_INSTRUCTIONS TO FOLLOW:_ Print all of the records below again without a single difference.

_SUPPLIED DATA:_
+++++

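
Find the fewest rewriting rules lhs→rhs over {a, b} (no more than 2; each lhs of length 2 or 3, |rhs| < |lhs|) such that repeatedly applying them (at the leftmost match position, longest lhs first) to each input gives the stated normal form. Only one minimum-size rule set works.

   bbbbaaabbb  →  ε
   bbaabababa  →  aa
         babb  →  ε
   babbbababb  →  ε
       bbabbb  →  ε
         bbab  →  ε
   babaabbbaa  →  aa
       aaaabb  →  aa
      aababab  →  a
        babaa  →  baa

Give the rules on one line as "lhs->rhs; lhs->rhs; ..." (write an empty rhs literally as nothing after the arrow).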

+++++

_ANSWER TO THIS PROBLEM:_
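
Find the fewest rewriting rules lhs→rhs over {a, b} (no more than 2; each lhs of length 2 or 3, |rhs| < |lhs|) such that repeatedly applying them (at the leftmost match position, longest lhs first) to each input gives the stated normal form. Only one minimum-size rule set works.

   bbbbaaabbb  →  ε
   bbaabababa  →  aa
         babb  →  ε
   babbbababb  →  ε
       bbabbb  →  ε
         bbab  →  ε
   babaabbbaa  →  aa
       aaaabb  →  aa
      aababab  →  a
        babaa  →  baa

Give the rules on one line as "lhs->rhs; lhs->rhs; ..." (write an empty rhs literally as nothing after the arrow).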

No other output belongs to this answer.